Task brief:
The required answer is every line of the data containing the word "prove".

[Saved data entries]
+ + + + +

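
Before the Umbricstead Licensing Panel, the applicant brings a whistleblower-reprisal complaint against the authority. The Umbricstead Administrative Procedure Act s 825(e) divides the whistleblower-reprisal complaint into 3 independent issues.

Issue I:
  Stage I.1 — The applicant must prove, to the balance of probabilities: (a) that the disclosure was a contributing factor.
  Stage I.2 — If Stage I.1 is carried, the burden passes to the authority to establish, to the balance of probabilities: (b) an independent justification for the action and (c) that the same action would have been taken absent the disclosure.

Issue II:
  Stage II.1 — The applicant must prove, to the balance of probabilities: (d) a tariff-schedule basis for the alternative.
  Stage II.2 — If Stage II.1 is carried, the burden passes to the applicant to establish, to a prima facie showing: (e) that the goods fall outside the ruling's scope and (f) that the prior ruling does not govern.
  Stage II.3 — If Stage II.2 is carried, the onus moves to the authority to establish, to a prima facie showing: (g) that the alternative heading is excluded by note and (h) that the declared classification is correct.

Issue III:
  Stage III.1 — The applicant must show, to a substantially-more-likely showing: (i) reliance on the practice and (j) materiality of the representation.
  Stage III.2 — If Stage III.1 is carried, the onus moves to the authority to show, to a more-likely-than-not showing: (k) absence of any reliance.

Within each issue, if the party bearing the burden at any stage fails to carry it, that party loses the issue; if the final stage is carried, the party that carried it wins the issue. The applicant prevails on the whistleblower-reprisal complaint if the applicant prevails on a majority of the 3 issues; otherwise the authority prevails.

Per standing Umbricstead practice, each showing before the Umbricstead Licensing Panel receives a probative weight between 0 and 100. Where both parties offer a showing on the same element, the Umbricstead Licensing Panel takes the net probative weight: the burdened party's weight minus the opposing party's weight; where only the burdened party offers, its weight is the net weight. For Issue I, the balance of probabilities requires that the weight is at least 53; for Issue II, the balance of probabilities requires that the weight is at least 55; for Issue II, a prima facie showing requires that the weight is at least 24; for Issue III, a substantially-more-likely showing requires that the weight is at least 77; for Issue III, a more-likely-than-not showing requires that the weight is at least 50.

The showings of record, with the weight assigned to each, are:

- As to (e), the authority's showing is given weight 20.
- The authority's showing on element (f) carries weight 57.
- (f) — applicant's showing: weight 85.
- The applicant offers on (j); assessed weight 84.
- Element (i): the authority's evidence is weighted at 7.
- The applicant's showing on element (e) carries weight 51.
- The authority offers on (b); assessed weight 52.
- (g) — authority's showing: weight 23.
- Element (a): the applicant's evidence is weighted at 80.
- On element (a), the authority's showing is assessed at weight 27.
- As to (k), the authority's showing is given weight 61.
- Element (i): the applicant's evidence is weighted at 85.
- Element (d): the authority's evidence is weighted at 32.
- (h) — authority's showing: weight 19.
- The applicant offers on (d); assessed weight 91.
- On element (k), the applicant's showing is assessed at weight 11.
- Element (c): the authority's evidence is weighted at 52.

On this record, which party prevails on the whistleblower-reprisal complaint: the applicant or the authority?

applicant

— Issue I —
Stage I.1 (applicant, the balance of probabilities, weight is at least 53): (a) net 80−27=53 ≥ 53 — meets.
  Stage I.1 carried; the burden shifts to the authority.
Stage I.2 (authority, the balance of probabilities, weight is at least 53): (b) 52 < 53 — fails; (c) 52 < 53 — fails.
  Not every element is met, so the authority fails to carry Stage I.2.
The applicant prevails on this issue.
— Issue II —
Stage II.1 (applicant, the balance of probabilities, weight is at least 55): (d) net 91−32=59 ≥ 55 — meets.
  Stage II.1 carried; the burden remains with the applicant.
Stage II.2 (applicant, a prima facie showing, weight is at least 24): (e) net 51−20=31 ≥ 24 — meets; (f) net 85−57=28 ≥ 24 — meets.
  The applicant carries Stage II.2; the authority now bears the burden.
Stage II.3 (authority, a prima facie showing, weight is at least 24): (g) 23 < 24 — fails; (h) 19 < 24 — fails.
  The authority does not carry Stage II.3.
So the applicant prevails on this issue.
— Issue III —
Stage III.1 (applicant, a substantially-more-likely showing, weight is at least 77): (i) net 85−7=78 ≥ 77 — meets; (j) 84 ≥ 77 — meets.
  Stage III.1 is satisfied; the onus moves to the authority.
Stage III.2 (authority, a more-likely-than-not showing, weight is at least 50): (k) net 61−11=50 ≥ 50 — meets.
  Stage III.2 carried; the final stage is satisfied.
Every stage carried; the authority prevails on this issue.
Per-issue: Issue I → applicant; Issue II → applicant; Issue III → authority. The applicant must prevail on a majority of issues; overall, the applicant prevails.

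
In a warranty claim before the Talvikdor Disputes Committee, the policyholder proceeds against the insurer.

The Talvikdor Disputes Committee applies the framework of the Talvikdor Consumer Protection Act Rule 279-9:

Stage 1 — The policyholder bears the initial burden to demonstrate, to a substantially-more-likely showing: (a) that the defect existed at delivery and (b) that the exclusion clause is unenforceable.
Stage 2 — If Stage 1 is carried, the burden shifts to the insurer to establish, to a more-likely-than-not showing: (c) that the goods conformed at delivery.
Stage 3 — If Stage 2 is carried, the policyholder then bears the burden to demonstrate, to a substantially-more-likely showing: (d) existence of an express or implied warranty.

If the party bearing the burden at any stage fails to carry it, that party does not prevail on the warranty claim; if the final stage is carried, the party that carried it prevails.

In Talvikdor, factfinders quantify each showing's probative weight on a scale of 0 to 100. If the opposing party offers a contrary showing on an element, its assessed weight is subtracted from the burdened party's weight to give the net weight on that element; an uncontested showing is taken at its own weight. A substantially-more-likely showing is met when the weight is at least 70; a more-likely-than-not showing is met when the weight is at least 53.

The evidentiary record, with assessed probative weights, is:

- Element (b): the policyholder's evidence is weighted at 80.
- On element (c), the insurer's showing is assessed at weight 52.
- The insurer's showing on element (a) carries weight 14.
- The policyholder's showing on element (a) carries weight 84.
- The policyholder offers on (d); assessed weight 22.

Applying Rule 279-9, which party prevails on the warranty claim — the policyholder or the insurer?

policyholder

Stage 1 — burden on policyholder; standard: a substantially-more-likely showing (weight is at least 70).
    (a): 84 − 14 = 70 ≥ 70 [met]
    (b): 80 ≥ 70 [met]
  Stage 1 is satisfied; the onus moves to the insurer.
Stage 2 — burden on insurer; standard: a more-likely-than-not showing (weight is at least 53).
    (c): 52 < 53 [not met]
  Stage 2 not carried; the insurer fails its burden.
The policyholder prevails.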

+ + + + +

Task result:
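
  Stage I.1 — The applicant must prove, to the balance of probabilities: (a) that the disclosure was a contributing factor.
  Stage II.1 — The applicant must prove, to the balance of probabilities: (d) a tariff-schedule basis for the alternative.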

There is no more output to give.